■ Task goal
All entries that follow are to be printed exactly as written.

Records from a data source
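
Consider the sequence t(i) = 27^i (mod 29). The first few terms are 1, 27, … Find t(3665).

Computing terms: t(0) = 1,  t(1) = 27,  t(2) = 4,  t(3) = 21,  t(4) = 16,  t(5) = 26,  t(6) = 6,  t(7) = 17,  t(8) = 24,  t(9) = 10,  t(10) = 9,  t(11) = 11,  t(12) = 7,  t(13) = 15,  t(14) = 28,  t(15) = 2,  t(16) = 25,  t(17) = 8,  t(18) = 13,  t(19) = 3,  t(20) = 23,  t(21) = 12,  t(22) = 5,  t(23) = 19,  t(24) = 20,  t(25) = 18,  t(26) = 22,  t(27) = 14,  t(28) = 1.
Since t(28) = t(0) = 1, the sequence is periodic with period 28.
(3665 - 0) mod 28 = 25, so t(3665) = t(25) = 18.

18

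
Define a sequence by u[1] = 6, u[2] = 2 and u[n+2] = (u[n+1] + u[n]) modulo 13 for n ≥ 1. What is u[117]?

5

We have u[1] = 6; u[2] = 2; u[3] = 8; u[4] = 10; u[5] = 5; u[6] = 2; u[7] = 7; u[8] = 9; u[9] = 3; u[10] = 12; u[11] = 2; u[12] = 1; u[13] = 3; u[14] = 4; u[15] = 7; u[16] = 11; u[17] = 5; u[18] = 3; u[19] = 8; u[20] = 11; u[21] = 6; u[22] = 4; u[23] = 10; u[24] = 1; u[25] = 11; u[26] = 12; u[27] = 10; u[28] = 9; u[29] = 6; u[30] = 2.
The sequence repeats with period 28.
(117 - 1) mod 28 = 4, so u[117] = u[5] = 5.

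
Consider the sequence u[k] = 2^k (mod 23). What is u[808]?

9

We have u[1] = 2; u[2] = 4; u[3] = 8; u[4] = 16; u[5] = 9; u[6] = 18; u[7] = 13; u[8] = 3; u[9] = 6; u[10] = 12; u[11] = 1; u[12] = 2.
Since u[12] = u[1] = 2, the sequence is periodic with period 11.
(808 - 1) mod 11 = 4, so u[808] = u[5] = 9.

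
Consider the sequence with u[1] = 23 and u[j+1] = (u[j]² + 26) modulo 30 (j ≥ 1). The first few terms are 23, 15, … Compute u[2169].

11

u[1] = 23,  u[2] = 15,  u[3] = 11,  u[4] = 27,  u[5] = 5,  u[6] = 21,  u[7] = 17,  u[8] = 15.
Since u[8] = u[2] = 15, the sequence is eventually periodic: after a pre-period of length 1 it cycles with period 6.
For j ≥ 2, u[j] depends only on (j - 2) mod 6. (2169 - 2) mod 6 = 1, so u[2169] = u[3] = 11.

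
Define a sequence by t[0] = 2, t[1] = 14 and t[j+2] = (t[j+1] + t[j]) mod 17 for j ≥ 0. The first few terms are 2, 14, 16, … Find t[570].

16

Computing terms: t[0] = 2; t[1] = 14; t[2] = 16; t[3] = 13; t[4] = 12; t[5] = 8; t[6] = 3; t[7] = 11; t[8] = 14; t[9] = 8; t[10] = 5; t[11] = 13; t[12] = 1; t[13] = 14; t[14] = 15; t[15] = 12; t[16] = 10; t[17] = 5; t[18] = 15; t[19] = 3; t[20] = 1; t[21] = 4; t[22] = 5; t[23] = 9; t[24] = 14; t[25] = 6; t[26] = 3; t[27] = 9; t[28] = 12; t[29] = 4; t[30] = 16; t[31] = 3; t[32] = 2; t[33] = 5; t[34] = 7; t[35] = 12; t[36] = 2; t[37] = 14.
The sequence repeats with period 36.
(570 - 0) mod 36 = 30, so t[570] = t[30] = 16.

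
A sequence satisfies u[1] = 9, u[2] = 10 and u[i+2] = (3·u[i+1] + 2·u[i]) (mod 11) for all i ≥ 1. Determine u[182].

10

u[1] = 9, u[2] = 10, u[3] = 4, u[4] = 10, u[5] = 5, u[6] = 2, u[7] = 5, u[8] = 8, u[9] = 1, u[10] = 8, u[11] = 4, u[12] = 6, u[13] = 4, u[14] = 2, u[15] = 3, u[16] = 2, u[17] = 1, u[18] = 7, u[19] = 1, u[20] = 6, u[21] = 9, u[22] = 6, u[23] = 3, u[24] = 10, u[25] = 3, u[26] = 7, u[27] = 5, u[28] = 7, u[29] = 9, u[30] = 8, u[31] = 9, u[32] = 10.
The sequence repeats with period 30.
So u[182] = u[1 + ((182-1) mod 30)] = u[2] = 10.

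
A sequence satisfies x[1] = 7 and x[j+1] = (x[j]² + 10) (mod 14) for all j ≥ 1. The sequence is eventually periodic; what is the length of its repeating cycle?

3

x[1] = 7, x[2] = 3, x[3] = 5, x[4] = 7.
Since x[4] = x[1] = 7, the sequence is periodic with period 3.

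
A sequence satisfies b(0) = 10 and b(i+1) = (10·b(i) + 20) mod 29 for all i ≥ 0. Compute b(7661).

We have b(0) = 10, b(1) = 4, b(2) = 2, b(3) = 11, b(4) = 14, b(5) = 15, b(6) = 25, b(7) = 9, b(8) = 23, b(9) = 18, b(10) = 26, b(11) = 19, b(12) = 7, b(13) = 3, b(14) = 21, b(15) = 27, b(16) = 0, b(17) = 20, b(18) = 17, b(19) = 16, b(20) = 6, b(21) = 22, b(22) = 8, b(23) = 13, b(24) = 5, b(25) = 12, b(26) = 24, b(27) = 28, b(28) = 10.
The sequence repeats with period 28.
(7661 - 0) mod 28 = 17, so b(7661) = b(17) = 20.

20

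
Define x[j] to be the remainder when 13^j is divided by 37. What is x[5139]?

31

We have x[1] = 13, x[2] = 21, x[3] = 14, x[4] = 34, x[5] = 35, x[6] = 11, x[7] = 32, x[8] = 9, x[9] = 6, x[10] = 4, x[11] = 15, x[12] = 10, x[13] = 19, x[14] = 25, x[15] = 29, x[16] = 7, x[17] = 17, x[18] = 36, x[19] = 24, x[20] = 16, x[21] = 23, x[22] = 3, x[23] = 2, x[24] = 26, x[25] = 5, x[26] = 28, x[27] = 31, x[28] = 33, x[29] = 22, x[30] = 27, x[31] = 18, x[32] = 12, x[33] = 8, x[34] = 30, x[35] = 20, x[36] = 1, x[37] = 13.
The sequence repeats with period 36.
So x[5139] = x[1 + ((5139-1) mod 36)] = x[27] = 31.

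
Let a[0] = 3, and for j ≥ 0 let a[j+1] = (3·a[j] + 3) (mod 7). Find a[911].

0

We have a[0] = 3, a[1] = 5, a[2] = 4, a[3] = 1, a[4] = 6, a[5] = 0, a[6] = 3.
The sequence repeats with period 6.
(911 - 0) mod 6 = 5, so a[911] = a[5] = 0.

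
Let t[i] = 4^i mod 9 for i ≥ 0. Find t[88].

Listing terms: t[0] = 1, t[1] = 4, t[2] = 7, t[3] = 1.
The sequence repeats with period 3.
(88 - 0) mod 3 = 1, so t[88] = t[1] = 4.

4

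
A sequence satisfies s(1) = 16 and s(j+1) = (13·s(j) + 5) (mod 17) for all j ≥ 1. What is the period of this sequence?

s(1) = 16, s(2) = 9, s(3) = 3, s(4) = 10, s(5) = 16.
The sequence repeats with period 4.

4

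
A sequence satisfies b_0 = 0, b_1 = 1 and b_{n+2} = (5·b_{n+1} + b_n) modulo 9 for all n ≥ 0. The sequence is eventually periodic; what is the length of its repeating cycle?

8

Listing terms: b_0 = 0; b_1 = 1; b_2 = 5; b_3 = 8; b_4 = 0; b_5 = 8; b_6 = 4; b_7 = 1; b_8 = 0; b_9 = 1.
Since (b_8, b_9) = (b_0, b_1) = (0, 1) (two consecutive terms determine the rest), the sequence is periodic with period 8.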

■ Written answer
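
Consider the sequence t(i) = 27^i (mod 29). The first few terms are 1, 27, … Find t(3665).

Computing terms: t(0) = 1,  t(1) = 27,  t(2) = 4,  t(3) = 21,  t(4) = 16,  t(5) = 26,  t(6) = 6,  t(7) = 17,  t(8) = 24,  t(9) = 10,  t(10) = 9,  t(11) = 11,  t(12) = 7,  t(13) = 15,  t(14) = 28,  t(15) = 2,  t(16) = 25,  t(17) = 8,  t(18) = 13,  t(19) = 3,  t(20) = 23,  t(21) = 12,  t(22) = 5,  t(23) = 19,  t(24) = 20,  t(25) = 18,  t(26) = 22,  t(27) = 14,  t(28) = 1.
Since t(28) = t(0) = 1, the sequence is periodic with period 28.
(3665 - 0) mod 28 = 25, so t(3665) = t(25) = 18.

18

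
Define a sequence by u[1] = 6, u[2] = 2 and u[n+2] = (u[n+1] + u[n]) modulo 13 for n ≥ 1. What is u[117]?

5

We have u[1] = 6; u[2] = 2; u[3] = 8; u[4] = 10; u[5] = 5; u[6] = 2; u[7] = 7; u[8] = 9; u[9] = 3; u[10] = 12; u[11] = 2; u[12] = 1; u[13] = 3; u[14] = 4; u[15] = 7; u[16] = 11; u[17] = 5; u[18] = 3; u[19] = 8; u[20] = 11; u[21] = 6; u[22] = 4; u[23] = 10; u[24] = 1; u[25] = 11; u[26] = 12; u[27] = 10; u[28] = 9; u[29] = 6; u[30] = 2.
The sequence repeats with period 28.
(117 - 1) mod 28 = 4, so u[117] = u[5] = 5.

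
Consider the sequence u[k] = 2^k (mod 23). What is u[808]?

9

We have u[1] = 2; u[2] = 4; u[3] = 8; u[4] = 16; u[5] = 9; u[6] = 18; u[7] = 13; u[8] = 3; u[9] = 6; u[10] = 12; u[11] = 1; u[12] = 2.
Since u[12] = u[1] = 2, the sequence is periodic with period 11.
(808 - 1) mod 11 = 4, so u[808] = u[5] = 9.

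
Consider the sequence with u[1] = 23 and u[j+1] = (u[j]² + 26) modulo 30 (j ≥ 1). The first few terms are 23, 15, … Compute u[2169].

11

u[1] = 23,  u[2] = 15,  u[3] = 11,  u[4] = 27,  u[5] = 5,  u[6] = 21,  u[7] = 17,  u[8] = 15.
Since u[8] = u[2] = 15, the sequence is eventually periodic: after a pre-period of length 1 it cycles with period 6.
For j ≥ 2, u[j] depends only on (j - 2) mod 6. (2169 - 2) mod 6 = 1, so u[2169] = u[3] = 11.

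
Define a sequence by t[0] = 2, t[1] = 14 and t[j+2] = (t[j+1] + t[j]) mod 17 for j ≥ 0. The first few terms are 2, 14, 16, … Find t[570].

16

Computing terms: t[0] = 2; t[1] = 14; t[2] = 16; t[3] = 13; t[4] = 12; t[5] = 8; t[6] = 3; t[7] = 11; t[8] = 14; t[9] = 8; t[10] = 5; t[11] = 13; t[12] = 1; t[13] = 14; t[14] = 15; t[15] = 12; t[16] = 10; t[17] = 5; t[18] = 15; t[19] = 3; t[20] = 1; t[21] = 4; t[22] = 5; t[23] = 9; t[24] = 14; t[25] = 6; t[26] = 3; t[27] = 9; t[28] = 12; t[29] = 4; t[30] = 16; t[31] = 3; t[32] = 2; t[33] = 5; t[34] = 7; t[35] = 12; t[36] = 2; t[37] = 14.
The sequence repeats with period 36.
(570 - 0) mod 36 = 30, so t[570] = t[30] = 16.

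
A sequence satisfies u[1] = 9, u[2] = 10 and u[i+2] = (3·u[i+1] + 2·u[i]) (mod 11) for all i ≥ 1. Determine u[182].

10

u[1] = 9, u[2] = 10, u[3] = 4, u[4] = 10, u[5] = 5, u[6] = 2, u[7] = 5, u[8] = 8, u[9] = 1, u[10] = 8, u[11] = 4, u[12] = 6, u[13] = 4, u[14] = 2, u[15] = 3, u[16] = 2, u[17] = 1, u[18] = 7, u[19] = 1, u[20] = 6, u[21] = 9, u[22] = 6, u[23] = 3, u[24] = 10, u[25] = 3, u[26] = 7, u[27] = 5, u[28] = 7, u[29] = 9, u[30] = 8, u[31] = 9, u[32] = 10.
The sequence repeats with period 30.
So u[182] = u[1 + ((182-1) mod 30)] = u[2] = 10.

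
A sequence satisfies x[1] = 7 and x[j+1] = (x[j]² + 10) (mod 14) for all j ≥ 1. The sequence is eventually periodic; what is the length of its repeating cycle?

3

x[1] = 7, x[2] = 3, x[3] = 5, x[4] = 7.
Since x[4] = x[1] = 7, the sequence is periodic with period 3.

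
A sequence satisfies b(0) = 10 and b(i+1) = (10·b(i) + 20) mod 29 for all i ≥ 0. Compute b(7661).

We have b(0) = 10, b(1) = 4, b(2) = 2, b(3) = 11, b(4) = 14, b(5) = 15, b(6) = 25, b(7) = 9, b(8) = 23, b(9) = 18, b(10) = 26, b(11) = 19, b(12) = 7, b(13) = 3, b(14) = 21, b(15) = 27, b(16) = 0, b(17) = 20, b(18) = 17, b(19) = 16, b(20) = 6, b(21) = 22, b(22) = 8, b(23) = 13, b(24) = 5, b(25) = 12, b(26) = 24, b(27) = 28, b(28) = 10.
The sequence repeats with period 28.
(7661 - 0) mod 28 = 17, so b(7661) = b(17) = 20.

20

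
Define x[j] to be the remainder when 13^j is divided by 37. What is x[5139]?

31

We have x[1] = 13, x[2] = 21, x[3] = 14, x[4] = 34, x[5] = 35, x[6] = 11, x[7] = 32, x[8] = 9, x[9] = 6, x[10] = 4, x[11] = 15, x[12] = 10, x[13] = 19, x[14] = 25, x[15] = 29, x[16] = 7, x[17] = 17, x[18] = 36, x[19] = 24, x[20] = 16, x[21] = 23, x[22] = 3, x[23] = 2, x[24] = 26, x[25] = 5, x[26] = 28, x[27] = 31, x[28] = 33, x[29] = 22, x[30] = 27, x[31] = 18, x[32] = 12, x[33] = 8, x[34] = 30, x[35] = 20, x[36] = 1, x[37] = 13.
The sequence repeats with period 36.
So x[5139] = x[1 + ((5139-1) mod 36)] = x[27] = 31.

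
Let a[0] = 3, and for j ≥ 0 let a[j+1] = (3·a[j] + 3) (mod 7). Find a[911].

0

We have a[0] = 3, a[1] = 5, a[2] = 4, a[3] = 1, a[4] = 6, a[5] = 0, a[6] = 3.
The sequence repeats with period 6.
(911 - 0) mod 6 = 5, so a[911] = a[5] = 0.

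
Let t[i] = 4^i mod 9 for i ≥ 0. Find t[88].

Listing terms: t[0] = 1, t[1] = 4, t[2] = 7, t[3] = 1.
The sequence repeats with period 3.
(88 - 0) mod 3 = 1, so t[88] = t[1] = 4.

4

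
A sequence satisfies s(1) = 16 and s(j+1) = (13·s(j) + 5) (mod 17) for all j ≥ 1. What is the period of this sequence?

s(1) = 16, s(2) = 9, s(3) = 3, s(4) = 10, s(5) = 16.
The sequence repeats with period 4.

4

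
A sequence satisfies b_0 = 0, b_1 = 1 and b_{n+2} = (5·b_{n+1} + b_n) modulo 9 for all n ≥ 0. The sequence is eventually periodic; what is the length of its repeating cycle?

8

Listing terms: b_0 = 0; b_1 = 1; b_2 = 5; b_3 = 8; b_4 = 0; b_5 = 8; b_6 = 4; b_7 = 1; b_8 = 0; b_9 = 1.
Since (b_8, b_9) = (b_0, b_1) = (0, 1) (two consecutive terms determine the rest), the sequence is periodic with period 8.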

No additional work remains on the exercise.